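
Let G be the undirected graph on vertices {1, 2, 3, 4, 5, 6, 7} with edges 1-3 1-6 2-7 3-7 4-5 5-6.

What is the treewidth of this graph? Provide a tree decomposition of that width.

Each bag holds 2 vertices, so the decomposition has width 1, which upper-bounds the treewidth. Since G has at least one edge (e.g. 2–7), it is not an edgeless graph, so tw(G) ≥ 1. The upper and lower bounds meet at 1, so that is the treewidth.

Treewidth 1.
Bags: B1 = {2, 7}  B2 = {3, 7}  B3 = {1, 3}  B4 = {1, 6}  B5 = {5, 6}  B6 = {4, 5}
Tree: B1–B2, B2–B3, B3–B4, B4–B5, B5–B6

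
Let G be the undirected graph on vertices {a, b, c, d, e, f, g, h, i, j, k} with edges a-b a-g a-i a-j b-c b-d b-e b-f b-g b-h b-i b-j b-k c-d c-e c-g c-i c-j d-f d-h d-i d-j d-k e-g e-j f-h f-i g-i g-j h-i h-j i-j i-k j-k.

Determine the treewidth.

A width-4 tree decomposition is:
Bags: B1 = {a, b, g, i, j}  B2 = {b, c, g, i, j}  B3 = {b, c, e, g, j}  B4 = {b, c, d, i, j}  B5 = {b, d, h, i, j}  B6 = {b, d, i, j, k}  B7 = {b, d, f, h, i}
Tree: B1–B2, B2–B3, B2–B4, B4–B5, B5–B6, B5–B7
Each bag holds 5 vertices, so the decomposition has width 4, which upper-bounds the treewidth. On the other hand G contains the 5-clique {b, c, e, g, j}. A clique must lie in a single bag of any decomposition, so no decomposition can have width below 4. Hence tw(G) = 4 exactly.

4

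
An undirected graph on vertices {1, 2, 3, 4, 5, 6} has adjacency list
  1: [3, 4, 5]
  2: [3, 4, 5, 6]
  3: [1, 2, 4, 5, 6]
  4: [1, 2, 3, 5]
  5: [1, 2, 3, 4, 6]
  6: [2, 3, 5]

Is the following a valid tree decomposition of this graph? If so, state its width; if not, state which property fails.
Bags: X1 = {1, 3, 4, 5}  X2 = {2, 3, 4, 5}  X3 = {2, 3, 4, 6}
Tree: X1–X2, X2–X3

No — edge (5,6) lies in no bag.

A tree decomposition must satisfy three properties: every vertex lies in some bag; for every edge, both endpoints lie together in some bag; and for every vertex, the bags containing it form a connected subtree. Here edge (5,6) lies in no bag, so the decomposition is invalid.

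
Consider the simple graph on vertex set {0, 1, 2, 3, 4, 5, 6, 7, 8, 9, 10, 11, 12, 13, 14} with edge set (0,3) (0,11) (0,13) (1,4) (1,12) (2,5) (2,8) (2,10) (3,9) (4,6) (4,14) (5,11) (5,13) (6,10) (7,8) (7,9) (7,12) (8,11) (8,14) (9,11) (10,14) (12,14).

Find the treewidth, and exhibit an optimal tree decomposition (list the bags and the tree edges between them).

Treewidth 3.
One such decomposition:
Bags: B1 = {0, 3, 9, 13}  B2 = {0, 9, 11, 13}  B3 = {5, 9, 11, 13}  B4 = {5, 7, 9, 11}  B5 = {5, 7, 8, 11}  B6 = {2, 5, 7, 8}  B7 = {2, 7, 8, 12}  B8 = {2, 8, 12, 14}  B9 = {2, 10, 12, 14}  B10 = {1, 10, 12, 14}  B11 = {1, 4, 10, 14}  B12 = {1, 4, 6, 10}
Tree: B1–B2, B2–B3, B3–B4, B4–B5, B5–B6, B6–B7, B7–B8, B8–B9, B9–B10, B10–B11, B11–B12

The largest bag has 4 vertices, giving width 3; this decomposition certifies tw(G) ≤ 3. For the lower bound: the 4 vertex sets {0,3,13}, {9}, {11}, {2,5,7,8} are disjoint, each induces a connected subgraph, and every pair is joined by at least one edge of G. Contracting each set to a single vertex therefore yields K_{4} as a minor, and since treewidth is minor-monotone, tw(G) ≥ tw(K_{4}) = 3. Therefore the treewidth is 3.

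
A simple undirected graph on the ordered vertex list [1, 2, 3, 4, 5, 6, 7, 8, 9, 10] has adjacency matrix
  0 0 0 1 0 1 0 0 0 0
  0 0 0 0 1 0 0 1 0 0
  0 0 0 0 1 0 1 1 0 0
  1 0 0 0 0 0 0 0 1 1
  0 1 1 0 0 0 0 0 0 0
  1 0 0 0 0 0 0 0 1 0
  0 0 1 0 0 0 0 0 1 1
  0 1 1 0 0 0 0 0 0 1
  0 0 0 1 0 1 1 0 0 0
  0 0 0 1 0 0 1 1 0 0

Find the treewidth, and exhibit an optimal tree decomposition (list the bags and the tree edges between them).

Treewidth 2.
Bags: B1 = {2, 5, 8}  B2 = {3, 5, 8}  B3 = {3, 8, 10}  B4 = {3, 7, 10}  B5 = {4, 7, 10}  B6 = {4, 7, 9}  B7 = {1, 4, 9}  B8 = {1, 6, 9}
Tree: B1–B2, B2–B3, B3–B4, B4–B5, B5–B6, B6–B7, B7–B8

The largest bag has 3 vertices, giving width 2; this decomposition certifies tw(G) ≤ 2. The edges 2–5–3–8–2 form a cycle, so G is not a tree and its treewidth is at least 2. Therefore the treewidth is 2.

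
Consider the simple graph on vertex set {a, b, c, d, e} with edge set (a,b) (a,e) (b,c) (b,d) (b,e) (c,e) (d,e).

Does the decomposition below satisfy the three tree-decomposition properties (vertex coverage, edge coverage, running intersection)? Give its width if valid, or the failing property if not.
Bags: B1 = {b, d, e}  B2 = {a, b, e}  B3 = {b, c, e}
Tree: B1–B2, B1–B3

Yes; width 2.

Every vertex of G appears in some bag (union = {a, b, c, d, e}); every edge is covered by a bag; and for each vertex v the set of bags containing v is connected in the bag tree. The decomposition is therefore valid. The largest bag has 3 vertices, so the width is 2.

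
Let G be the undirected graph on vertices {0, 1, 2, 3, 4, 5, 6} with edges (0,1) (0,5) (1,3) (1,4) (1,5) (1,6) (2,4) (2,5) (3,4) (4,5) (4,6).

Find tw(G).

2

A width-2 tree decomposition is:
Bags: B1 = {1, 4, 6}  B2 = {1, 3, 4}  B3 = {1, 4, 5}  B4 = {2, 4, 5}  B5 = {0, 1, 5}
Tree: B1–B2, B1–B3, B3–B4, B3–B5
Each bag holds 3 vertices, so the decomposition has width 2, which upper-bounds the treewidth. Conversely, {0, 1, 5} is a clique of size 3, and the vertices of any clique must share a bag in every tree decomposition; so some bag has ≥ 3 vertices and tw(G) ≥ 2. Combining the bounds, tw(G) = 2.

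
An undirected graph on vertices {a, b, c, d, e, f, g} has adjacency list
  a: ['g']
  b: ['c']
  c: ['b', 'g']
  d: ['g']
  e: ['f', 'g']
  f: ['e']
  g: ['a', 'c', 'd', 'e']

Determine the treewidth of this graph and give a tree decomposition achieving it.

Treewidth 1.
Bags: B1 = {c, g}  B2 = {e, g}  B3 = {b, c}  B4 = {a, g}  B5 = {e, f}  B6 = {d, g}
Tree: B1–B2, B1–B3, B1–B4, B2–B5, B4–B6

Every bag has size at most 2, so the width is 2 − 1 = 1 and tw(G) ≤ 1. Any graph with an edge has treewidth ≥ 1, and G has the edge g–c. Therefore the treewidth is 1.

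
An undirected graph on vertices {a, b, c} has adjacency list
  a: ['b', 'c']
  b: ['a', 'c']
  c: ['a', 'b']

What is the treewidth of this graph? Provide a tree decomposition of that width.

With just one bag of size 3, the width is 3 − 1 = 2, so tw(G) ≤ 2. On the other hand G contains the 3-clique {a, b, c}. A clique must lie in a single bag of any decomposition, so no decomposition can have width below 2. The upper and lower bounds meet at 2, so that is the treewidth.

Treewidth 2.
One optimal decomposition is:
Bags: B1 = {a, b, c}
Tree: (single bag)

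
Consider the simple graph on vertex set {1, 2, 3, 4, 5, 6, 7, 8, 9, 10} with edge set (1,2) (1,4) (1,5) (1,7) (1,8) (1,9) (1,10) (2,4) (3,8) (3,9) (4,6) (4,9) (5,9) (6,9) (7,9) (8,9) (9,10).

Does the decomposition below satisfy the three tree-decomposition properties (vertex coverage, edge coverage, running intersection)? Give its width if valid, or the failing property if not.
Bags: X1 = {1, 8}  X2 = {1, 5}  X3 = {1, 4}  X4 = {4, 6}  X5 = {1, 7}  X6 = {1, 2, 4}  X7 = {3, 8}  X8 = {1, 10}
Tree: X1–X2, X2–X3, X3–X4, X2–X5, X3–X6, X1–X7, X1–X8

A tree decomposition must satisfy three properties: every vertex lies in some bag; for every edge, both endpoints lie together in some bag; and for every vertex, the bags containing it form a connected subtree. Here vertex 9 appears in no bag, so the decomposition is invalid.

No — vertex 9 appears in no bag.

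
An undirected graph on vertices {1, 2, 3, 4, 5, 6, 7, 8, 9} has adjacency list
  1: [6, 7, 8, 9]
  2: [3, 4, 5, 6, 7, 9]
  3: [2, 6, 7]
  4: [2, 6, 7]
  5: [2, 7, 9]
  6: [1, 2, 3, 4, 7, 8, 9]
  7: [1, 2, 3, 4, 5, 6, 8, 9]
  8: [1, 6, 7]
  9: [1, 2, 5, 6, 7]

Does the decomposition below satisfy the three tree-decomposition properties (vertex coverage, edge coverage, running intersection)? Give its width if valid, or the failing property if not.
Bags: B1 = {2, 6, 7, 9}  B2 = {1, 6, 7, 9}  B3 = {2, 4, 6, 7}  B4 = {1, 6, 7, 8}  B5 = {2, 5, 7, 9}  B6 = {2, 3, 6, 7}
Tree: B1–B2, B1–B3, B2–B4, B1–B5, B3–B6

Every vertex of G appears in some bag (union = {1, 2, 3, 4, 5, 6, 7, 8, 9}); every edge is covered by a bag; and for each vertex v the set of bags containing v is connected in the bag tree. The decomposition is therefore valid. The largest bag has 4 vertices, so the width is 3.

Yes; width 3.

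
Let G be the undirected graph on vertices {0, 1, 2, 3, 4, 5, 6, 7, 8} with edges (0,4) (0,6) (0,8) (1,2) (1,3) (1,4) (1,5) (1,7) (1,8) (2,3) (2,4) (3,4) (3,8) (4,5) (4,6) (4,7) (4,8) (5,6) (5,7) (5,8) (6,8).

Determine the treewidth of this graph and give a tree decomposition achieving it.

Treewidth 3.
One such decomposition:
Bags: B1 = {1, 4, 5, 7}  B2 = {1, 4, 5, 8}  B3 = {4, 5, 6, 8}  B4 = {1, 3, 4, 8}  B5 = {1, 2, 3, 4}  B6 = {0, 4, 6, 8}
Tree: B1–B2, B2–B3, B2–B4, B4–B5, B3–B6

The largest bag has 4 vertices, giving width 3; this decomposition certifies tw(G) ≤ 3. For the lower bound, the 4 vertices {0, 4, 6, 8} are pairwise adjacent, and any tree decomposition puts a clique entirely inside one bag — forcing width ≥ 3. Combining the bounds, tw(G) = 3.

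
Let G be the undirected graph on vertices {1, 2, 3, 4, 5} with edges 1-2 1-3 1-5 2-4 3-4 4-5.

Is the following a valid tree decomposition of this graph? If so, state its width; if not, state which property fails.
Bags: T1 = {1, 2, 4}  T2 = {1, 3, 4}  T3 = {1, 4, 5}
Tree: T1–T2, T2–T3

Yes; width 2.

Checking the three conditions: (i) the bags cover all of {1, 2, 3, 4, 5}; (ii) for each edge, some bag contains both endpoints; (iii) the bags containing any fixed vertex form a subtree. All hold, so the decomposition is valid with width 3 − 1 = 2.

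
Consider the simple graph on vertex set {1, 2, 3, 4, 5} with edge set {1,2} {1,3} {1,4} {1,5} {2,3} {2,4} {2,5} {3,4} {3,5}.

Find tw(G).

3

A width-3 tree decomposition is:
Bags: B1 = {1, 2, 3, 4}  B2 = {1, 2, 3, 5}
Tree: B1–B2
The largest bag has 4 vertices, giving width 3; this decomposition certifies tw(G) ≤ 3. For the lower bound, the 4 vertices {1, 2, 3, 4} are pairwise adjacent, and any tree decomposition puts a clique entirely inside one bag — forcing width ≥ 3. Therefore the treewidth is 3.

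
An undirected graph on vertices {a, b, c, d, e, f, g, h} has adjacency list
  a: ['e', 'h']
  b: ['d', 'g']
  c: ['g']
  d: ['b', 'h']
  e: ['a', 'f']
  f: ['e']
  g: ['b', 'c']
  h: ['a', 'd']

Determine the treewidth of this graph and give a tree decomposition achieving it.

Treewidth 1.
Bags: B1 = {c, g}  B2 = {b, g}  B3 = {b, d}  B4 = {d, h}  B5 = {a, h}  B6 = {a, e}  B7 = {e, f}
Tree: B1–B2, B2–B3, B3–B4, B4–B5, B5–B6, B6–B7

The largest bag has 2 vertices, giving width 1; this decomposition certifies tw(G) ≤ 1. Since G has at least one edge (e.g. c–g), it is not an edgeless graph, so tw(G) ≥ 1. Therefore the treewidth is 1.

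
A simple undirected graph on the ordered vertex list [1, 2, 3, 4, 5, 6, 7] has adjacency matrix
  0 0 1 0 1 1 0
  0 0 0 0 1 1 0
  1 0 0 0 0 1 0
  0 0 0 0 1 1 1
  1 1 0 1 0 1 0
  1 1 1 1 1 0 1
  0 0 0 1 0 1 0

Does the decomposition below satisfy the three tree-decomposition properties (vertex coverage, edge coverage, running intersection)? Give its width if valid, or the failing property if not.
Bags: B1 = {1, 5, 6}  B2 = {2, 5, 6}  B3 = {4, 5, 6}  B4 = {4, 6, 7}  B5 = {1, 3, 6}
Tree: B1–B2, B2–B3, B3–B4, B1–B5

Every vertex of G appears in some bag (union = {1, 2, 3, 4, 5, 6, 7}); every edge is covered by a bag; and for each vertex v the set of bags containing v is connected in the bag tree. The decomposition is therefore valid. The largest bag has 3 vertices, so the width is 2.

Yes; width 2.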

● ● ● ● ● ● ●

GOAL OF THE EXERCISE -
Word for word, restate the lines of the listing above starting at the line with "5: [1, 2, 3, 4, 6]" and ending at the line with "(9,11) (10,14) (12,14).", and nothing outside them.

RESULT -
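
  5: [1, 2, 3, 4, 6]
  6: [2, 3, 5]

Is the following a valid tree decomposition of this graph? If so, state its width; if not, state which property fails.
Bags: X1 = {1, 3, 4, 5}  X2 = {2, 3, 4, 5}  X3 = {2, 3, 4, 6}
Tree: X1–X2, X2–X3

No — edge (5,6) lies in no bag.

A tree decomposition must satisfy three properties: every vertex lies in some bag; for every edge, both endpoints lie together in some bag; and for every vertex, the bags containing it form a connected subtree. Here edge (5,6) lies in no bag, so the decomposition is invalid.

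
Consider the simple graph on vertex set {0, 1, 2, 3, 4, 5, 6, 7, 8, 9, 10, 11, 12, 13, 14} with edge set (0,3) (0,11) (0,13) (1,4) (1,12) (2,5) (2,8) (2,10) (3,9) (4,6) (4,14) (5,11) (5,13) (6,10) (7,8) (7,9) (7,12) (8,11) (8,14) (9,11) (10,14) (12,14).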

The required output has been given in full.